--- Provided records Enclosed Below ---
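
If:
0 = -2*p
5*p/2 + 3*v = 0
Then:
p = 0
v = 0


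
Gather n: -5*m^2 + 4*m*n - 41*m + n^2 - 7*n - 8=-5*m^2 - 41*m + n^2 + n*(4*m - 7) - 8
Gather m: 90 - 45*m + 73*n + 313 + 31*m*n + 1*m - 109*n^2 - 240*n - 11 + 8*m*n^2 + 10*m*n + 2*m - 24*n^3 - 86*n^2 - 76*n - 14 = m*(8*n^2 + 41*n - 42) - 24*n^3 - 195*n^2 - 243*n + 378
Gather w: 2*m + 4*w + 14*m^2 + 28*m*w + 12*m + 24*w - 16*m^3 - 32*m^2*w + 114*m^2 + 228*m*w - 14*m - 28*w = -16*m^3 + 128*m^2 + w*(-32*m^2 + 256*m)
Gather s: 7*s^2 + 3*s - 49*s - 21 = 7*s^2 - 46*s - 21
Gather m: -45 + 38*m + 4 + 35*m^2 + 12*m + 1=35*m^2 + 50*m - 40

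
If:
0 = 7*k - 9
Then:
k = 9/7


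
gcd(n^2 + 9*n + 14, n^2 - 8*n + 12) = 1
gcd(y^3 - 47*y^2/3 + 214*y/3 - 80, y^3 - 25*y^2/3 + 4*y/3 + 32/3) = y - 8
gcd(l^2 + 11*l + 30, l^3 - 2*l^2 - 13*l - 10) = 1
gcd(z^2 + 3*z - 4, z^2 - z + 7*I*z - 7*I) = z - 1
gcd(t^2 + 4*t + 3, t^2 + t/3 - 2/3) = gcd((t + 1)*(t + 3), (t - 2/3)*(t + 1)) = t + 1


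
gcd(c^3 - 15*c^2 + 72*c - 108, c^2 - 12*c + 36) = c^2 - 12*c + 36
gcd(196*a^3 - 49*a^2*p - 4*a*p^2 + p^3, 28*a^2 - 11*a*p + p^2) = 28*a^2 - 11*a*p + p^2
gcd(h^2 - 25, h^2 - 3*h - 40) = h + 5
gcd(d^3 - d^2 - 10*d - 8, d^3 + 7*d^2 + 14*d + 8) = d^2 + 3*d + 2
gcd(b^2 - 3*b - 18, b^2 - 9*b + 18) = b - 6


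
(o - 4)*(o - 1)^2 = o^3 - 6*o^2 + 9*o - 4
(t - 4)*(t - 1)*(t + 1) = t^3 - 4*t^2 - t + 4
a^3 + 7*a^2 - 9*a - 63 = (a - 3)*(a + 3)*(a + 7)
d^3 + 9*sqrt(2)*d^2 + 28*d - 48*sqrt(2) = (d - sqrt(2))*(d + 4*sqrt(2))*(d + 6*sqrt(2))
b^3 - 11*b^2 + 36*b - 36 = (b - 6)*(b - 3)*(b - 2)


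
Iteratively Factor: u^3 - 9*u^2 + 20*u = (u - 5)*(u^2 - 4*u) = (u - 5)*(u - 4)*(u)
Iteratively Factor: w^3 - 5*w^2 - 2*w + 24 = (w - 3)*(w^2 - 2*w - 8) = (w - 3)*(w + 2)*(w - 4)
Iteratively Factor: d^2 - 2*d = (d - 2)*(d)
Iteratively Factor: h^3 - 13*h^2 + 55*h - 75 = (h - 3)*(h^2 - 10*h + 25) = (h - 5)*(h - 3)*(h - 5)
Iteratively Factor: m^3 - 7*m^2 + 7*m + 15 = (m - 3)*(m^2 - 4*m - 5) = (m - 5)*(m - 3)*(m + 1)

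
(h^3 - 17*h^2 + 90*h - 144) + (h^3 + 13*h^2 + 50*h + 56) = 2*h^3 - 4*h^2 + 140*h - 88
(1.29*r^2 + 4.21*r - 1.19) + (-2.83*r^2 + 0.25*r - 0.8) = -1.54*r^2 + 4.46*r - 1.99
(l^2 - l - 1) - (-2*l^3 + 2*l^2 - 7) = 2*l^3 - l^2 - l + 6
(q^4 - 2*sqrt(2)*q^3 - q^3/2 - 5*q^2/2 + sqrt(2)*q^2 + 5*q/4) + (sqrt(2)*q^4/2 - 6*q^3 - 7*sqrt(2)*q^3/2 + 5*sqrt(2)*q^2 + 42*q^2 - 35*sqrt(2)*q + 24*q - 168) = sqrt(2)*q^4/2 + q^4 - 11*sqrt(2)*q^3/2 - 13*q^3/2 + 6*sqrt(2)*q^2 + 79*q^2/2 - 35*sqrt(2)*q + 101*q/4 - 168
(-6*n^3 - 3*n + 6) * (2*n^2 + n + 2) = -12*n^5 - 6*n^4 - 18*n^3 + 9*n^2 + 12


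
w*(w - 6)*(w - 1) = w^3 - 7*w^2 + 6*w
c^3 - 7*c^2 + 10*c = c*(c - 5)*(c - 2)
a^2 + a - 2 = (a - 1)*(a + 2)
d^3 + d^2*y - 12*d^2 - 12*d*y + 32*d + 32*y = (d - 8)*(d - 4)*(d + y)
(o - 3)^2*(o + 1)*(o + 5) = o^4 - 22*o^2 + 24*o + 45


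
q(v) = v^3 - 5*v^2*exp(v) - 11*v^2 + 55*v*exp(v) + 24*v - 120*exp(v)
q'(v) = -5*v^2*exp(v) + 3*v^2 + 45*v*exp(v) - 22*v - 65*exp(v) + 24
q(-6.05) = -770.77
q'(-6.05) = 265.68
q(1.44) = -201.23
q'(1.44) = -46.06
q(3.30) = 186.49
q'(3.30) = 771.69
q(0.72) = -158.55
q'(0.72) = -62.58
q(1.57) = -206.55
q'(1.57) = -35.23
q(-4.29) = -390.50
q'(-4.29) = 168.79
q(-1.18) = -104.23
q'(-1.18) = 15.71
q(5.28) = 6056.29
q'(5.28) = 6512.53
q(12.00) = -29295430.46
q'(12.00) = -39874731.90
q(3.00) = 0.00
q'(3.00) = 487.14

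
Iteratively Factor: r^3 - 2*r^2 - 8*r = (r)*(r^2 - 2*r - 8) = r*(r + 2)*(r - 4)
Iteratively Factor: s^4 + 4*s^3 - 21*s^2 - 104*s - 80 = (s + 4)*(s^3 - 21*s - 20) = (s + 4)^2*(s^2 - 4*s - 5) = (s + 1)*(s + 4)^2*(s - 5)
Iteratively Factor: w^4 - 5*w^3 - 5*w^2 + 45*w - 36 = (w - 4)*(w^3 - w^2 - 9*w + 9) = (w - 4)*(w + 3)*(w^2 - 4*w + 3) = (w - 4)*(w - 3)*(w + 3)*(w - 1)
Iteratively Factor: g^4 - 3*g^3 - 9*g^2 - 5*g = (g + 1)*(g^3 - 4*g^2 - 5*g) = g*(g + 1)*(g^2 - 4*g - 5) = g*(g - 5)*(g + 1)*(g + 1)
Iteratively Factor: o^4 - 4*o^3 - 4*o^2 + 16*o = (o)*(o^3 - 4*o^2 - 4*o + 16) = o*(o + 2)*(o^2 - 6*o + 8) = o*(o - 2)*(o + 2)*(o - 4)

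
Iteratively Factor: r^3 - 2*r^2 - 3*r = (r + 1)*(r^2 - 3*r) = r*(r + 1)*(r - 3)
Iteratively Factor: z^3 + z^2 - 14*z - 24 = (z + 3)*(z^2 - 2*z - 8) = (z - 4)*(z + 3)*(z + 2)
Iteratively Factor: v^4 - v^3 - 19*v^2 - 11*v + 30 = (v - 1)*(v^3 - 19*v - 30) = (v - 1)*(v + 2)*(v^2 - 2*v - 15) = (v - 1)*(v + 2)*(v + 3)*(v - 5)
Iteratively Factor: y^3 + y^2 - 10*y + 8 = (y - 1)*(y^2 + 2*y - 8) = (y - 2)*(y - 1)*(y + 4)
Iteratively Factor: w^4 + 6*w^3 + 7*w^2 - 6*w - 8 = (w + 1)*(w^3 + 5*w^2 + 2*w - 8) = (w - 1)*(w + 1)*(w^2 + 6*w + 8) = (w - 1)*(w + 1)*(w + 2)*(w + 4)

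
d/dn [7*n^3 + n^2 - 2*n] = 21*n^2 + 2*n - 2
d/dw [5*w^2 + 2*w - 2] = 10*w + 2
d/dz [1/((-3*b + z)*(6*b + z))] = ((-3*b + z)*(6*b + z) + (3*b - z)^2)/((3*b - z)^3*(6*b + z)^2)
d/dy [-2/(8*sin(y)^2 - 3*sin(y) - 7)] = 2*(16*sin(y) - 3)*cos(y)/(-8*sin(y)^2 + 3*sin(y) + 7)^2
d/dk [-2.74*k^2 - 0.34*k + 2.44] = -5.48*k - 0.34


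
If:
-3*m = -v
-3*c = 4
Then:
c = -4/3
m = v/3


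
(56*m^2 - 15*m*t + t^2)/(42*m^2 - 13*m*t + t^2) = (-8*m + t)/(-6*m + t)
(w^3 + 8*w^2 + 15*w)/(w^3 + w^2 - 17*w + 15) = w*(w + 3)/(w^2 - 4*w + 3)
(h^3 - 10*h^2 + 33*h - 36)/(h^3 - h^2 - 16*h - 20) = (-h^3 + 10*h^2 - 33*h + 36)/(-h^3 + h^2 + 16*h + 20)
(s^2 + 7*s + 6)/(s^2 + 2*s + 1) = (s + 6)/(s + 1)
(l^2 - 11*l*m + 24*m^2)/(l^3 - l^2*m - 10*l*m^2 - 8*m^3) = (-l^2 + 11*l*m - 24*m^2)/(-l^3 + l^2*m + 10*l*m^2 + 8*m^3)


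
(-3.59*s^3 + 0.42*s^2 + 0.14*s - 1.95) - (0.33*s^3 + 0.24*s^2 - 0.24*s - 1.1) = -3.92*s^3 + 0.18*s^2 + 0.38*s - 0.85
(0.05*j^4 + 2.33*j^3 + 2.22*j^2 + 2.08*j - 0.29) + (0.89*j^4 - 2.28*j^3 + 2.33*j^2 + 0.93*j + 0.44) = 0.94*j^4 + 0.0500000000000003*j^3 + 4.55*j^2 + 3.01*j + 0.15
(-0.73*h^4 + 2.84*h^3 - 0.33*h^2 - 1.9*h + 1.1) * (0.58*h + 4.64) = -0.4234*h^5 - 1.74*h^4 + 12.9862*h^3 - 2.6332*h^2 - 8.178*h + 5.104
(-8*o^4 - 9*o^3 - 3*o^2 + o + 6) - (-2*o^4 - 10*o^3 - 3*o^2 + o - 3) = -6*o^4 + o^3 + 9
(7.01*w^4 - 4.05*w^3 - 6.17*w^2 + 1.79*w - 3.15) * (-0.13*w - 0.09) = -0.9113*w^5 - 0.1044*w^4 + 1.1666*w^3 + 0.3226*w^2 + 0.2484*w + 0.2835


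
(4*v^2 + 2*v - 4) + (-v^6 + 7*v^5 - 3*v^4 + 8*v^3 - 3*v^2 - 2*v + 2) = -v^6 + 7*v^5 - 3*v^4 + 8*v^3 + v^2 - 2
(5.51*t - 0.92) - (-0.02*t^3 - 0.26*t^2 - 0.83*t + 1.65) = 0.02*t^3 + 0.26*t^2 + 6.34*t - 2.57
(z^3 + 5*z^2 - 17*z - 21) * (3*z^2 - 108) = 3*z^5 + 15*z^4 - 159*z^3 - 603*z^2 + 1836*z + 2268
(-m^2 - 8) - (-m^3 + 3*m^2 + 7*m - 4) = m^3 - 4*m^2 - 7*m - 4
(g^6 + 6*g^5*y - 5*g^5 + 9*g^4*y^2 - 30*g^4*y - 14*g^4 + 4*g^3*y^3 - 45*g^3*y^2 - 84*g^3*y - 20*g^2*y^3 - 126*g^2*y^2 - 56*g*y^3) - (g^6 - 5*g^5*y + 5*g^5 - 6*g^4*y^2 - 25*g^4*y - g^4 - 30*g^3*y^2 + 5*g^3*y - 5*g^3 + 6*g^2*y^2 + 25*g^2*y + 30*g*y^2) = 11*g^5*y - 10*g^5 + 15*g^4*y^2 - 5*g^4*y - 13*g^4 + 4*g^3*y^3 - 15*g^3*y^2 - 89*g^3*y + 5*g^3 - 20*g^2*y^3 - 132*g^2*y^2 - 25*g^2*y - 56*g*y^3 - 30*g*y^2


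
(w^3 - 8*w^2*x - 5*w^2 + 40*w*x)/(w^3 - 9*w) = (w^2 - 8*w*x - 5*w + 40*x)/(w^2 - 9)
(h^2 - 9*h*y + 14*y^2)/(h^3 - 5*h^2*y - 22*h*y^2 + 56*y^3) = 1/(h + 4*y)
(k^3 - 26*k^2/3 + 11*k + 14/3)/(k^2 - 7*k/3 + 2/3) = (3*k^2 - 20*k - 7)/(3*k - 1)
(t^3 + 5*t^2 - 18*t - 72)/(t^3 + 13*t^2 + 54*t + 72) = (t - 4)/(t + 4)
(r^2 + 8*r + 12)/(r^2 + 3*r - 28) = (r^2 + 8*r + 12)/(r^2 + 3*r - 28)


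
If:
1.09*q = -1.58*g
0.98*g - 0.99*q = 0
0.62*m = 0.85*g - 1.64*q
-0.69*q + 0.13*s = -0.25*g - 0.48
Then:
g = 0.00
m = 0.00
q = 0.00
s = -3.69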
--- End of Enclosed Provided records ---
**What the exercise asks:**
What is needed is an exact copy of the entries from their first line down to the line with "Gather m: 90", that line included, and nothing beyond it.

**Response to the task:**
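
If:
0 = -2*p
5*p/2 + 3*v = 0
Then:
p = 0
v = 0


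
Gather n: -5*m^2 + 4*m*n - 41*m + n^2 - 7*n - 8=-5*m^2 - 41*m + n^2 + n*(4*m - 7) - 8
Gather m: 90 - 45*m + 73*n + 313 + 31*m*n + 1*m - 109*n^2 - 240*n - 11 + 8*m*n^2 + 10*m*n + 2*m - 24*n^3 - 86*n^2 - 76*n - 14 = m*(8*n^2 + 41*n - 42) - 24*n^3 - 195*n^2 - 243*n + 378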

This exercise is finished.